§ **Data shown**
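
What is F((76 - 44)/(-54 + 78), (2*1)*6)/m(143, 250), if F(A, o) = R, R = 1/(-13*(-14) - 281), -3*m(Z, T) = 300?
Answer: 1/9900 ≈ 0.00010101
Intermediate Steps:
m(Z, T) = -100 (m(Z, T) = -1/3*300 = -100)
R = -1/99 (R = 1/(182 - 281) = 1/(-99) = -1/99 ≈ -0.010101)
F(A, o) = -1/99
F((76 - 44)/(-54 + 78), (2*1)*6)/m(143, 250) = -1/99/(-100) = -1/99*(-1/100) = 1/9900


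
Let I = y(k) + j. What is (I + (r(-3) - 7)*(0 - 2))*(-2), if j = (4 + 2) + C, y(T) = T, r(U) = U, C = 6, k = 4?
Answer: -72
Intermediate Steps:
j = 12 (j = (4 + 2) + 6 = 6 + 6 = 12)
I = 16 (I = 4 + 12 = 16)
(I + (r(-3) - 7)*(0 - 2))*(-2) = (16 + (-3 - 7)*(0 - 2))*(-2) = (16 - 10*(-2))*(-2) = (16 + 20)*(-2) = 36*(-2) = -72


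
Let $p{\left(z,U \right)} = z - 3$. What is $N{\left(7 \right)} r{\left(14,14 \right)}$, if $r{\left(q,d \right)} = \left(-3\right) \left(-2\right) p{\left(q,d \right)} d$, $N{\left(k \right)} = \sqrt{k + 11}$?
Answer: $2772 \sqrt{2} \approx 3920.2$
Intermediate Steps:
$p{\left(z,U \right)} = -3 + z$
$N{\left(k \right)} = \sqrt{11 + k}$
$r{\left(q,d \right)} = d \left(-18 + 6 q\right)$ ($r{\left(q,d \right)} = \left(-3\right) \left(-2\right) \left(-3 + q\right) d = 6 \left(-3 + q\right) d = \left(-18 + 6 q\right) d = d \left(-18 + 6 q\right)$)
$N{\left(7 \right)} r{\left(14,14 \right)} = \sqrt{11 + 7} \cdot 6 \cdot 14 \left(-3 + 14\right) = \sqrt{18} \cdot 6 \cdot 14 \cdot 11 = 3 \sqrt{2} \cdot 924 = 2772 \sqrt{2}$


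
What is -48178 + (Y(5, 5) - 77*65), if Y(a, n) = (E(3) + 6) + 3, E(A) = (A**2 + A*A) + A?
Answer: -53153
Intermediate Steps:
E(A) = A + 2*A**2 (E(A) = (A**2 + A**2) + A = 2*A**2 + A = A + 2*A**2)
Y(a, n) = 30 (Y(a, n) = (3*(1 + 2*3) + 6) + 3 = (3*(1 + 6) + 6) + 3 = (3*7 + 6) + 3 = (21 + 6) + 3 = 27 + 3 = 30)
-48178 + (Y(5, 5) - 77*65) = -48178 + (30 - 77*65) = -48178 + (30 - 5005) = -48178 - 4975 = -53153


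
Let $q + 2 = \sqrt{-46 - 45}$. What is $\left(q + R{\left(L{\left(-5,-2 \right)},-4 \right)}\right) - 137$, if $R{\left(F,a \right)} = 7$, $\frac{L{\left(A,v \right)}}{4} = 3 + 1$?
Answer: $-132 + i \sqrt{91} \approx -132.0 + 9.5394 i$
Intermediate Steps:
$q = -2 + i \sqrt{91}$ ($q = -2 + \sqrt{-46 - 45} = -2 + \sqrt{-91} = -2 + i \sqrt{91} \approx -2.0 + 9.5394 i$)
$L{\left(A,v \right)} = 16$ ($L{\left(A,v \right)} = 4 \left(3 + 1\right) = 4 \cdot 4 = 16$)
$\left(q + R{\left(L{\left(-5,-2 \right)},-4 \right)}\right) - 137 = \left(\left(-2 + i \sqrt{91}\right) + 7\right) - 137 = \left(5 + i \sqrt{91}\right) - 137 = -132 + i \sqrt{91}$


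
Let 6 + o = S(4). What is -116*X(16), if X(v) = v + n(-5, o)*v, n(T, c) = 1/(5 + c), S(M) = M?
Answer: -7424/3 ≈ -2474.7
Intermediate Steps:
o = -2 (o = -6 + 4 = -2)
X(v) = 4*v/3 (X(v) = v + v/(5 - 2) = v + v/3 = 4*v/3)
-116*X(16) = -464*16/3 = -116*64/3 = -7424/3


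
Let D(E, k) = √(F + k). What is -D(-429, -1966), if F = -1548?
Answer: -I*√3514 ≈ -59.279*I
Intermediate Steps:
D(E, k) = √(-1548 + k)
-D(-429, -1966) = -√(-1548 - 1966) = -√(-3514) = -I*√3514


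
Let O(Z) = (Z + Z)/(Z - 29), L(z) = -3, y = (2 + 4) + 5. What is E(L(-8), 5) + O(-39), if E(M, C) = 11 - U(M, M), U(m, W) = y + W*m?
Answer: -267/34 ≈ -7.8529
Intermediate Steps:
y = 11 (y = 6 + 5 = 11)
U(m, W) = 11 + W*m
E(M, C) = -M² (E(M, C) = 11 - (11 + M*M) = 11 - (11 + M²) = 11 + (-11 - M²) = -M²)
O(Z) = 2*Z/(-29 + Z) (O(Z) = (2*Z)/(-29 + Z) = 2*Z/(-29 + Z))
E(L(-8), 5) + O(-39) = -1*(-3)² + 2*(-39)/(-29 - 39) = -1*9 + 2*(-39)/(-68) = -9 + 2*(-39)*(-1/68) = -9 + 39/34 = -267/34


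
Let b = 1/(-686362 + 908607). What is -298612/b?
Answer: -66365023940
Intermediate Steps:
b = 1/222245 ≈ 4.4995e-6
-298612/b = -298612/1/222245 = -298612*222245 = -66365023940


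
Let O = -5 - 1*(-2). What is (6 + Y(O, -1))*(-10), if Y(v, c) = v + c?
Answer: -20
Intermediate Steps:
O = -3 (O = -5 + 2 = -3)
Y(v, c) = c + v
(6 + Y(O, -1))*(-10) = (6 + (-1 - 3))*(-10) = (6 - 4)*(-10) = 2*(-10) = -20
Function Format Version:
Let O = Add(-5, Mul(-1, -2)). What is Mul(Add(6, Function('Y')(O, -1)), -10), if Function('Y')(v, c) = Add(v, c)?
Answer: -20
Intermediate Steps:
O = -3 (O = Add(-5, 2) = -3)
Function('Y')(v, c) = Add(c, v)
Mul(Add(6, Function('Y')(O, -1)), -10) = Mul(Add(6, Add(-1, -3)), -10) = Mul(Add(6, -4), -10) = Mul(2, -10) = -20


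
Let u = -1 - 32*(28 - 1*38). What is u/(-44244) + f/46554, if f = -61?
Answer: -2924935/343289196 ≈ -0.0085203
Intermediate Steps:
u = 319 (u = -1 - 32*(28 - 38) = -1 - 32*(-10) = -1 + 320 = 319)
u/(-44244) + f/46554 = 319/(-44244) - 61/46554 = 319*(-1/44244) - 61*1/46554 = -319/44244 - 61/46554 = -2924935/343289196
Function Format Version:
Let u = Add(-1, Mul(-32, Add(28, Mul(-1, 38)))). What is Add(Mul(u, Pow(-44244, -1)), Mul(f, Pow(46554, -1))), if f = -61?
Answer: Rational(-2924935, 343289196) ≈ -0.0085203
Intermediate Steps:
u = 319 (u = Add(-1, Mul(-32, Add(28, -38))) = Add(-1, Mul(-32, -10)) = Add(-1, 320) = 319)
Add(Mul(u, Pow(-44244, -1)), Mul(f, Pow(46554, -1))) = Add(Mul(319, Pow(-44244, -1)), Mul(-61, Pow(46554, -1))) = Add(Mul(319, Rational(-1, 44244)), Mul(-61, Rational(1, 46554))) = Add(Rational(-319, 44244), Rational(-61, 46554)) = Rational(-2924935, 343289196)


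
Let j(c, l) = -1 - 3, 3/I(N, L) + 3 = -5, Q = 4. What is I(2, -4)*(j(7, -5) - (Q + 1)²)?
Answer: 87/8 ≈ 10.875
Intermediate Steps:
I(N, L) = -3/8 (I(N, L) = 3/(-3 - 5) = 3/(-8) = 3*(-⅛) = -3/8)
j(c, l) = -4
I(2, -4)*(j(7, -5) - (Q + 1)²) = -3*(-4 - (4 + 1)²)/8 = -3*(-4 - 1*5²)/8 = -3*(-4 - 1*25)/8 = -3*(-4 - 25)/8 = -3/8*(-29) = 87/8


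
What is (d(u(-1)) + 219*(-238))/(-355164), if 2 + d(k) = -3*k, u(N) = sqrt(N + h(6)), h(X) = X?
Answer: 13031/88791 + sqrt(5)/118388 ≈ 0.14678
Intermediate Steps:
u(N) = sqrt(6 + N) (u(N) = sqrt(N + 6) = sqrt(6 + N))
d(k) = -2 - 3*k
(d(u(-1)) + 219*(-238))/(-355164) = ((-2 - 3*sqrt(6 - 1)) + 219*(-238))/(-355164) = ((-2 - 3*sqrt(5)) - 52122)*(-1/355164) = (-52124 - 3*sqrt(5))*(-1/355164) = 13031/88791 + sqrt(5)/118388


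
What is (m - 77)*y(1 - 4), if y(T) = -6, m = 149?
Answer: -432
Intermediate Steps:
(m - 77)*y(1 - 4) = (149 - 77)*(-6) = 72*(-6) = -432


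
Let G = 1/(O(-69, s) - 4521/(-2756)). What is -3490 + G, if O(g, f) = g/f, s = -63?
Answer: -552510334/158329 ≈ -3489.6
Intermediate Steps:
G = 57876/158329 (G = 1/(-69/(-63) - 4521/(-2756)) = 1/(-69*(-1/63) - 4521*(-1/2756)) = 1/(23/21 + 4521/2756) = 1/(158329/57876) = 57876/158329 ≈ 0.36554)
-3490 + G = -3490 + 57876/158329 = -552510334/158329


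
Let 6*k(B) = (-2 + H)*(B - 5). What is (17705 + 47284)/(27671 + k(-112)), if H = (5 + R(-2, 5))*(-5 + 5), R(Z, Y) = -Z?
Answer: 64989/27710 ≈ 2.3453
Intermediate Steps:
H = 0 (H = (5 - 1*(-2))*(-5 + 5) = (5 + 2)*0 = 7*0 = 0)
k(B) = 5/3 - B/3 (k(B) = ((-2 + 0)*(B - 5))/6 = (-2*(-5 + B))/6 = (10 - 2*B)/6 = 5/3 - B/3)
(17705 + 47284)/(27671 + k(-112)) = (17705 + 47284)/(27671 + (5/3 - ⅓*(-112))) = 64989/(27671 + (5/3 + 112/3)) = 64989/(27671 + 39) = 64989/27710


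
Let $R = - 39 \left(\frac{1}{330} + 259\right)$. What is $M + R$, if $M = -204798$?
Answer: $- \frac{23638903}{110} \approx -2.149 \cdot 10^{5}$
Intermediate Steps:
$R = - \frac{1111123}{110}$ ($R = - 39 \left(\frac{1}{330} + 259\right) = \left(-39\right) \frac{85471}{330} = - \frac{1111123}{110} \approx -10101.0$)
$M + R = -204798 - \frac{1111123}{110} = - \frac{23638903}{110}$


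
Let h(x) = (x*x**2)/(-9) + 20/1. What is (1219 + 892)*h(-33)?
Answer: 8471443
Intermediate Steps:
h(x) = 20 - x**3/9 (h(x) = x**3*(-1/9) + 20*1 = -x**3/9 + 20 = 20 - x**3/9)
(1219 + 892)*h(-33) = (1219 + 892)*(20 - 1/9*(-33)**3) = 2111*(20 - 1/9*(-35937)) = 2111*(20 + 3993) = 2111*4013 = 8471443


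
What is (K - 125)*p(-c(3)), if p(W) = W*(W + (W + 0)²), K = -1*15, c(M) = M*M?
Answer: 90720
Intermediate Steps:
c(M) = M²
K = -15
p(W) = W*(W + W²)
(K - 125)*p(-c(3)) = (-15 - 125)*((-1*3²)²*(1 - 1*3²)) = -140*(-1*9)²*(1 - 1*9) = -140*(-9)²*(1 - 9) = -11340*(-8) = -140*(-648) = 90720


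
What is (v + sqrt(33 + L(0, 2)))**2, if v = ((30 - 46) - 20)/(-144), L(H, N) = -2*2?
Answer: 465/16 + sqrt(29)/2 ≈ 31.755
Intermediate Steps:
L(H, N) = -4
v = 1/4 (v = (-16 - 20)*(-1/144) = -36*(-1/144) = 1/4 ≈ 0.25000)
(v + sqrt(33 + L(0, 2)))**2 = (1/4 + sqrt(33 - 4))**2 = (1/4 + sqrt(29))**2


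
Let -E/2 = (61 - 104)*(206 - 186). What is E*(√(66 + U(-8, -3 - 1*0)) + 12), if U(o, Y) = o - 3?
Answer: 20640 + 1720*√55 ≈ 33396.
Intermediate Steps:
U(o, Y) = -3 + o
E = 1720 (E = -2*(61 - 104)*(206 - 186) = -(-86)*20 = -2*(-860) = 1720)
E*(√(66 + U(-8, -3 - 1*0)) + 12) = 1720*(√(66 + (-3 - 8)) + 12) = 1720*(√(66 - 11) + 12) = 1720*(√55 + 12) = 1720*(12 + √55) = 20640 + 1720*√55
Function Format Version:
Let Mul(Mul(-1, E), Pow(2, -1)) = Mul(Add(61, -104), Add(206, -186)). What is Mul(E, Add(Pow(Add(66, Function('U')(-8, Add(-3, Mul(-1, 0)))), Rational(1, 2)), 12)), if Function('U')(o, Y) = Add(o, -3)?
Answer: Add(20640, Mul(1720, Pow(55, Rational(1, 2)))) ≈ 33396.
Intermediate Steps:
Function('U')(o, Y) = Add(-3, o)
E = 1720 (E = Mul(-2, Mul(Add(61, -104), Add(206, -186))) = Mul(-2, Mul(-43, 20)) = Mul(-2, -860) = 1720)
Mul(E, Add(Pow(Add(66, Function('U')(-8, Add(-3, Mul(-1, 0)))), Rational(1, 2)), 12)) = Mul(1720, Add(Pow(Add(66, Add(-3, -8)), Rational(1, 2)), 12)) = Mul(1720, Add(Pow(Add(66, -11), Rational(1, 2)), 12)) = Mul(1720, Add(Pow(55, Rational(1, 2)), 12)) = Mul(1720, Add(12, Pow(55, Rational(1, 2)))) = Add(20640, Mul(1720, Pow(55, Rational(1, 2))))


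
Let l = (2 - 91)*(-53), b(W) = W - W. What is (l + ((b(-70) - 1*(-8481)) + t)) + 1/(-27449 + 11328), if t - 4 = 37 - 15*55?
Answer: 200126093/16121 ≈ 12414.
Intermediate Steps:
t = -784 (t = 4 + (37 - 15*55) = 4 + (37 - 825) = 4 - 788 = -784)
b(W) = 0
l = 4717 (l = -89*(-53) = 4717)
(l + ((b(-70) - 1*(-8481)) + t)) + 1/(-27449 + 11328) = (4717 + ((0 - 1*(-8481)) - 784)) + 1/(-27449 + 11328) = (4717 + ((0 + 8481) - 784)) + 1/(-16121) = (4717 + (8481 - 784)) - 1/16121 = (4717 + 7697) - 1/16121 = 12414 - 1/16121 = 200126093/16121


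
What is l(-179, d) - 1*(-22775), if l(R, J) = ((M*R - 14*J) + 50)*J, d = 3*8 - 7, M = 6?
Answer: 1321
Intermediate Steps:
d = 17 (d = 24 - 7 = 17)
l(R, J) = J*(50 - 14*J + 6*R) (l(R, J) = ((6*R - 14*J) + 50)*J = ((-14*J + 6*R) + 50)*J = (50 - 14*J + 6*R)*J = J*(50 - 14*J + 6*R))
l(-179, d) - 1*(-22775) = 2*17*(25 - 7*17 + 3*(-179)) - 1*(-22775) = 2*17*(25 - 119 - 537) + 22775 = 2*17*(-631) + 22775 = -21454 + 22775 = 1321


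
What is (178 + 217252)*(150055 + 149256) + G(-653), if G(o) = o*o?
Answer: 65079617139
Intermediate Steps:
G(o) = o²
(178 + 217252)*(150055 + 149256) + G(-653) = (178 + 217252)*(150055 + 149256) + (-653)² = 217430*299311 + 426409 = 65079190730 + 426409 = 65079617139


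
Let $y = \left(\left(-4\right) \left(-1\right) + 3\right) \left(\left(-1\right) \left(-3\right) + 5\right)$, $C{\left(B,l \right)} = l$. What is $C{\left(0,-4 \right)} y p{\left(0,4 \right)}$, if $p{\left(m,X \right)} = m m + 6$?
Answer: $-1344$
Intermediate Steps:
$p{\left(m,X \right)} = 6 + m^{2}$ ($p{\left(m,X \right)} = m^{2} + 6 = 6 + m^{2}$)
$y = 56$ ($y = \left(4 + 3\right) \left(3 + 5\right) = 7 \cdot 8 = 56$)
$C{\left(0,-4 \right)} y p{\left(0,4 \right)} = \left(-4\right) 56 \left(6 + 0^{2}\right) = - 224 \left(6 + 0\right) = \left(-224\right) 6 = -1344$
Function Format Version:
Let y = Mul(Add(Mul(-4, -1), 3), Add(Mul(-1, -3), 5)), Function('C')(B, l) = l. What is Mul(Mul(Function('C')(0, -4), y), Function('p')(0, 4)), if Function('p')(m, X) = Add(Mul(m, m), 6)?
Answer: -1344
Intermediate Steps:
Function('p')(m, X) = Add(6, Pow(m, 2)) (Function('p')(m, X) = Add(Pow(m, 2), 6) = Add(6, Pow(m, 2)))
y = 56 (y = Mul(Add(4, 3), Add(3, 5)) = Mul(7, 8) = 56)
Mul(Mul(Function('C')(0, -4), y), Function('p')(0, 4)) = Mul(Mul(-4, 56), Add(6, Pow(0, 2))) = Mul(-224, Add(6, 0)) = Mul(-224, 6) = -1344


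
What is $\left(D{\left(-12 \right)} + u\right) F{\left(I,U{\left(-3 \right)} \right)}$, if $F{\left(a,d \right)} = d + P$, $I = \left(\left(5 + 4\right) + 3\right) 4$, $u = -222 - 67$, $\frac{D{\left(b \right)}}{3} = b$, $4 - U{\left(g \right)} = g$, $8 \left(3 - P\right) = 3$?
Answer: $- \frac{25025}{8} \approx -3128.1$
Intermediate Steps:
$P = \frac{21}{8}$ ($P = 3 - \frac{3}{8} = \frac{21}{8} \approx 2.625$)
$U{\left(g \right)} = 4 - g$
$D{\left(b \right)} = 3 b$
$u = -289$ ($u = -222 - 67 = -289$)
$I = 48$ ($I = \left(9 + 3\right) 4 = 12 \cdot 4 = 48$)
$F{\left(a,d \right)} = \frac{21}{8} + d$ ($F{\left(a,d \right)} = d + \frac{21}{8} = \frac{21}{8} + d$)
$\left(D{\left(-12 \right)} + u\right) F{\left(I,U{\left(-3 \right)} \right)} = \left(3 \left(-12\right) - 289\right) \left(\frac{21}{8} + \left(4 - -3\right)\right) = \left(-36 - 289\right) \left(\frac{21}{8} + \left(4 + 3\right)\right) = - 325 \left(\frac{21}{8} + 7\right) = \left(-325\right) \frac{77}{8} = - \frac{25025}{8}$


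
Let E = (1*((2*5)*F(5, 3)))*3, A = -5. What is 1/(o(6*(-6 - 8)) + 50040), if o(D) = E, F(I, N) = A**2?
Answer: 1/50790 ≈ 1.9689e-5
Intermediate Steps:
F(I, N) = 25 (F(I, N) = (-5)**2 = 25)
E = 750 (E = (1*((2*5)*25))*3 = (1*(10*25))*3 = (1*250)*3 = 250*3 = 750)
o(D) = 750
1/(o(6*(-6 - 8)) + 50040) = 1/(750 + 50040) = 1/50790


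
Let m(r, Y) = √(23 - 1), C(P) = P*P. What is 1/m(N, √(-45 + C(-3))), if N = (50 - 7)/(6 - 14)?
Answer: √22/22 ≈ 0.21320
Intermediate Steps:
C(P) = P²
N = -43/8 (N = 43/(-8) = 43*(-⅛) = -43/8 ≈ -5.3750)
m(r, Y) = √22
1/m(N, √(-45 + C(-3))) = 1/(√22) = √22/22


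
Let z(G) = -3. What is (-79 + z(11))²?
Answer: 6724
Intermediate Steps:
(-79 + z(11))² = (-79 - 3)² = (-82)² = 6724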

§ **Problem**
Lines after the one containing "Answer: -72" are left out; every line from the start of the entries through that line is restated word for word.

§ **Task solution**
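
What is F((76 - 44)/(-54 + 78), (2*1)*6)/m(143, 250), if F(A, o) = R, R = 1/(-13*(-14) - 281), -3*m(Z, T) = 300?
Answer: 1/9900 ≈ 0.00010101
Intermediate Steps:
m(Z, T) = -100 (m(Z, T) = -1/3*300 = -100)
R = -1/99 (R = 1/(182 - 281) = 1/(-99) = -1/99 ≈ -0.010101)
F(A, o) = -1/99
F((76 - 44)/(-54 + 78), (2*1)*6)/m(143, 250) = -1/99/(-100) = -1/99*(-1/100) = 1/9900


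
Let I = y(k) + j. What is (I + (r(-3) - 7)*(0 - 2))*(-2), if j = (4 + 2) + C, y(T) = T, r(U) = U, C = 6, k = 4?
Answer: -72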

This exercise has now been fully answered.